* Task prompt
Would you copy out only the lines from the one with "Calculate the range" to the end of the records, exactly as they stand?

* Data provided
· · · · · · ·

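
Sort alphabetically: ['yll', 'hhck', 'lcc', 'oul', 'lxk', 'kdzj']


Compare strings character by character (the first differing letter decides):
  'hhck' < 'kdzj' since 'h' < 'k' at position 1
  'kdzj' < 'lcc' since 'k' < 'l' at position 1
  'lcc' < 'lxk' since 'c' < 'x' at position 2
  'lxk' < 'oul' since 'l' < 'o' at position 1
  'oul' < 'yll' since 'o' < 'y' at position 1
Chaining these comparisons gives the alphabetical order.
Final answer: ['hhck', 'kdzj', 'lcc', 'lxk', 'oul', 'yll']


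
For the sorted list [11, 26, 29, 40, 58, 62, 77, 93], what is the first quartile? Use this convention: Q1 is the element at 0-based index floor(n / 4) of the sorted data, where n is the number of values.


The list has n = 8 elements.
Q1 index = floor(8 / 4) = floor(2) = 2
Counting from index 0 in the sorted data, the element at index 2 is 29.
Final answer: 29


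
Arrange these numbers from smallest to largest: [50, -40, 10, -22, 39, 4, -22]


Original list: [50, -40, 10, -22, 39, 4, -22]
Repeatedly take the smallest remaining element:
  Remaining [50, -40, 10, -22, 39, 4, -22] -> smallest is -40
  Remaining [50, 10, -22, 39, 4, -22] -> smallest is -22
  Remaining [50, 10, 39, 4, -22] -> smallest is -22
  Remaining [50, 10, 39, 4] -> smallest is 4
  Remaining [50, 10, 39] -> smallest is 10
  Remaining [50, 39] -> smallest is 39
  Remaining [50] -> smallest is 50
Collecting the picks in order gives the sorted list.
Final answer: [-40, -22, -22, 4, 10, 39, 50]


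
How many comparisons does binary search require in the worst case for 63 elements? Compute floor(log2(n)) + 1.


Binary search halves the search space each step.
Maximum comparisons = floor(log2(63)) + 1
log2(63) = 5.9773
floor(log2(63)) = 5, so 5 + 1 = 6
Final answer: 6


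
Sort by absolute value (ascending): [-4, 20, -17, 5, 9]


Compute absolute values:
  |-4| = 4
  |20| = 20
  |-17| = 17
  |5| = 5
  |9| = 9
Absolute values in increasing order: 4 < 5 < 9 < 17 < 20
Listing the original numbers in that order gives the answer.
Final answer: [-4, 5, 9, -17, 20]


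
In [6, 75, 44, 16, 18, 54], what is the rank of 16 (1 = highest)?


Sort descending: [75, 54, 44, 18, 16, 6]
Find 16 in the sorted list.
16 is at position 5.
Final answer: 5


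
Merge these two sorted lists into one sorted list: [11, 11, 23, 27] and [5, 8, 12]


List A: [11, 11, 23, 27]
List B: [5, 8, 12]
Repeatedly compare the front elements and take the smaller:
  11 vs 5 -> take 5
  11 vs 8 -> take 8
  11 vs 12 -> take 11
  11 vs 12 -> take 11
  23 vs 12 -> take 12
  B is exhausted; append the rest of A: [23, 27]
Final answer: [5, 8, 11, 11, 12, 23, 27]


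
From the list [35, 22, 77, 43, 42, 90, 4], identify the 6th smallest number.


Sort ascending: [4, 22, 35, 42, 43, 77, 90]
The 6th element (1-indexed) is at index 5.
Value = 77
Final answer: 77


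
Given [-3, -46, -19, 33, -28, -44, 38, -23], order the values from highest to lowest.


Original list: [-3, -46, -19, 33, -28, -44, 38, -23]
Repeatedly take the largest remaining element:
  Remaining [-3, -46, -19, 33, -28, -44, 38, -23] -> largest is 38
  Remaining [-3, -46, -19, 33, -28, -44, -23] -> largest is 33
  Remaining [-3, -46, -19, -28, -44, -23] -> largest is -3
  Remaining [-46, -19, -28, -44, -23] -> largest is -19
  Remaining [-46, -28, -44, -23] -> largest is -23
  Remaining [-46, -28, -44] -> largest is -28
  Remaining [-46, -44] -> largest is -44
  Remaining [-46] -> largest is -46
Collecting the picks in order gives the descending list.
Final answer: [38, 33, -3, -19, -23, -28, -44, -46]


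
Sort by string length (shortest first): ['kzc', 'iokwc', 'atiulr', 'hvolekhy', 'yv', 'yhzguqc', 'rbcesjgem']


Compute lengths:
  'kzc' has length 3
  'iokwc' has length 5
  'atiulr' has length 6
  'hvolekhy' has length 8
  'yv' has length 2
  'yhzguqc' has length 7
  'rbcesjgem' has length 9
Lengths in increasing order: 2 < 3 < 5 < 6 < 7 < 8 < 9
Listing the words in that order gives the answer.
Final answer: ['yv', 'kzc', 'iokwc', 'atiulr', 'yhzguqc', 'hvolekhy', 'rbcesjgem']


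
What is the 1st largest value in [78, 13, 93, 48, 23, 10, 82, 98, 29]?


Sort descending: [98, 93, 82, 78, 48, 29, 23, 13, 10]
The 1st element (1-indexed) is at index 0.
Value = 98
Final answer: 98


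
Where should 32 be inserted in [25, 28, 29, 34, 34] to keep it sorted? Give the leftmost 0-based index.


List is sorted: [25, 28, 29, 34, 34]
We need the leftmost position where 32 can be inserted, i.e. the first index whose element is >= 32 (or the end of the list if none is).
Binary search with low=0, high=5 (0-based indices):
  low=0, high=5, mid=2: a[2]=29 < 32, so low = 3
  low=3, high=5, mid=4: a[4]=34 >= 32, so high = 4
  low=3, high=4, mid=3: a[3]=34 >= 32, so high = 3
Now low = high = 3, so the insertion index is 3.
Final answer: 3


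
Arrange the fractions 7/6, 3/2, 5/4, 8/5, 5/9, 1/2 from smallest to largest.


Convert to decimal for comparison:
  7/6 = 1.1667
  3/2 = 1.5
  5/4 = 1.25
  8/5 = 1.6
  5/9 = 0.5556
  1/2 = 0.5
Decimals in increasing order: 0.5 < 0.5556 < 1.1667 < 1.25 < 1.5 < 1.6
Writing each back as its fraction gives the sorted order.
Final answer: 1/2, 5/9, 7/6, 5/4, 3/2, 8/5


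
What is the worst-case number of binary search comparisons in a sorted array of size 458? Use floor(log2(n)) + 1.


Binary search halves the search space each step.
Maximum comparisons = floor(log2(458)) + 1
log2(458) = 8.8392
floor(log2(458)) = 8, so 8 + 1 = 9
Final answer: 9


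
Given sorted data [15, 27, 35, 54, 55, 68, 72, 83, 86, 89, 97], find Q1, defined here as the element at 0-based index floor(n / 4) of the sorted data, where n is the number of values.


The list has n = 11 elements.
Q1 index = floor(11 / 4) = floor(2.75) = 2
Counting from index 0 in the sorted data, the element at index 2 is 35.
Final answer: 35


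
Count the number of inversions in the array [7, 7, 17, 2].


For each element, count the later elements that are smaller than it:
  7 (index 0): smaller elements after it = [2] -> 1
  7 (index 1): smaller elements after it = [2] -> 1
  17 (index 2): smaller elements after it = [2] -> 1
Total inversions = 1 + 1 + 1 = 3
Final answer: 3


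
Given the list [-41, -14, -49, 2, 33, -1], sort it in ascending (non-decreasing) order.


Original list: [-41, -14, -49, 2, 33, -1]
Repeatedly take the smallest remaining element:
  Remaining [-41, -14, -49, 2, 33, -1] -> smallest is -49
  Remaining [-41, -14, 2, 33, -1] -> smallest is -41
  Remaining [-14, 2, 33, -1] -> smallest is -14
  Remaining [2, 33, -1] -> smallest is -1
  Remaining [2, 33] -> smallest is 2
  Remaining [33] -> smallest is 33
Collecting the picks in order gives the sorted list.
Final answer: [-49, -41, -14, -1, 2, 33]


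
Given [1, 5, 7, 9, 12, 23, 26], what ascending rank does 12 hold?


Sort ascending: [1, 5, 7, 9, 12, 23, 26]
Find 12 in the sorted list.
12 is at position 5 (1-indexed).
Final answer: 5


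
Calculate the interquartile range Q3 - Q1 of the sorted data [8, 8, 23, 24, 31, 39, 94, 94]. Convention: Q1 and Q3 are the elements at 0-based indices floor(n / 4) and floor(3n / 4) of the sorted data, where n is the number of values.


The data has n = 8 elements.
Q1 index = floor(8 / 4) = floor(2) = 2; Q3 index = floor(3 * 8 / 4) = floor(6) = 6
Q1 = element at index 2 = 23
Q3 = element at index 6 = 94
IQR = 94 - 23 = 71
Final answer: 71


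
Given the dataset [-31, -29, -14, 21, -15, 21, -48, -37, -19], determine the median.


First, sort the list: [-48, -37, -31, -29, -19, -15, -14, 21, 21]
The list has 9 elements (odd count).
The middle index is 4 (0-based), and the element there is -19.
Final answer: -19


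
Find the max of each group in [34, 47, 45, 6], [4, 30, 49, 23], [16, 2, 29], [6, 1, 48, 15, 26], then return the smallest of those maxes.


Find max of each group:
  Group 1: [34, 47, 45, 6] -> max = 47
  Group 2: [4, 30, 49, 23] -> max = 49
  Group 3: [16, 2, 29] -> max = 29
  Group 4: [6, 1, 48, 15, 26] -> max = 48
Maxes: [47, 49, 29, 48]
Minimum of maxes = 29
Final answer: 29


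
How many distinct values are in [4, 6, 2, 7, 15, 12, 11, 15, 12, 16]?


List all unique values:
Distinct values: [2, 4, 6, 7, 11, 12, 15, 16]
Count = 8
Final answer: 8


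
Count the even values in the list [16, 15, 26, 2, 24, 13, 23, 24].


Check each element:
  16 is even
  15 is odd
  26 is even
  2 is even
  24 is even
  13 is odd
  23 is odd
  24 is even
Evens: [16, 26, 2, 24, 24]
Count of evens = 5
Final answer: 5


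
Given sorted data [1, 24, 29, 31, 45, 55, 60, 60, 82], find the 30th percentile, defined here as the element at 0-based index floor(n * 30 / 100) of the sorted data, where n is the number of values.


The dataset has n = 9 elements.
Index = floor(9 * 30 / 100) = floor(270 / 100) = floor(2.7) = 2
Counting from index 0 in the sorted data, the element at index 2 is 29.
Final answer: 29


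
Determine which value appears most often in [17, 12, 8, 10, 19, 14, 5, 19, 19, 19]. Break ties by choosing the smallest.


Count the frequency of each value:
  5 appears 1 time(s)
  8 appears 1 time(s)
  10 appears 1 time(s)
  12 appears 1 time(s)
  14 appears 1 time(s)
  17 appears 1 time(s)
  19 appears 4 time(s)
Maximum frequency is 4.
Only 19 reaches that frequency, so it is the mode.
Final answer: 19


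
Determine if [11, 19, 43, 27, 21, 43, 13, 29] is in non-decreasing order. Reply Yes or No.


Check consecutive pairs:
  11 <= 19? True
  19 <= 43? True
  43 <= 27? False
  27 <= 21? False
  21 <= 43? True
  43 <= 13? False
  13 <= 29? True
3 consecutive pair(s) are out of order, so the list is not sorted.
Final answer: No


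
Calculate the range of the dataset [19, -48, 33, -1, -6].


Maximum value: 33
Minimum value: -48
Range = 33 - (-48) = 81
Final answer: 81


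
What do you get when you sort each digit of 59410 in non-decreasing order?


The number 59410 has digits: 5, 9, 4, 1, 0
Sorted: 0, 1, 4, 5, 9
Joining the sorted digits gives the result.
Final answer: 01459


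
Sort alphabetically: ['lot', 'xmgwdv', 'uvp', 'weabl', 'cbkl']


Compare strings character by character (the first differing letter decides):
  'cbkl' < 'lot' since 'c' < 'l' at position 1
  'lot' < 'uvp' since 'l' < 'u' at position 1
  'uvp' < 'weabl' since 'u' < 'w' at position 1
  'weabl' < 'xmgwdv' since 'w' < 'x' at position 1
Chaining these comparisons gives the alphabetical order.
Final answer: ['cbkl', 'lot', 'uvp', 'weabl', 'xmgwdv']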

· · · · · · ·

* Result
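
Calculate the range of the dataset [19, -48, 33, -1, -6].


Maximum value: 33
Minimum value: -48
Range = 33 - (-48) = 81
Final answer: 81


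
What do you get when you sort each digit of 59410 in non-decreasing order?


The number 59410 has digits: 5, 9, 4, 1, 0
Sorted: 0, 1, 4, 5, 9
Joining the sorted digits gives the result.
Final answer: 01459


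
Sort alphabetically: ['lot', 'xmgwdv', 'uvp', 'weabl', 'cbkl']


Compare strings character by character (the first differing letter decides):
  'cbkl' < 'lot' since 'c' < 'l' at position 1
  'lot' < 'uvp' since 'l' < 'u' at position 1
  'uvp' < 'weabl' since 'u' < 'w' at position 1
  'weabl' < 'xmgwdv' since 'w' < 'x' at position 1
Chaining these comparisons gives the alphabetical order.
Final answer: ['cbkl', 'lot', 'uvp', 'weabl', 'xmgwdv']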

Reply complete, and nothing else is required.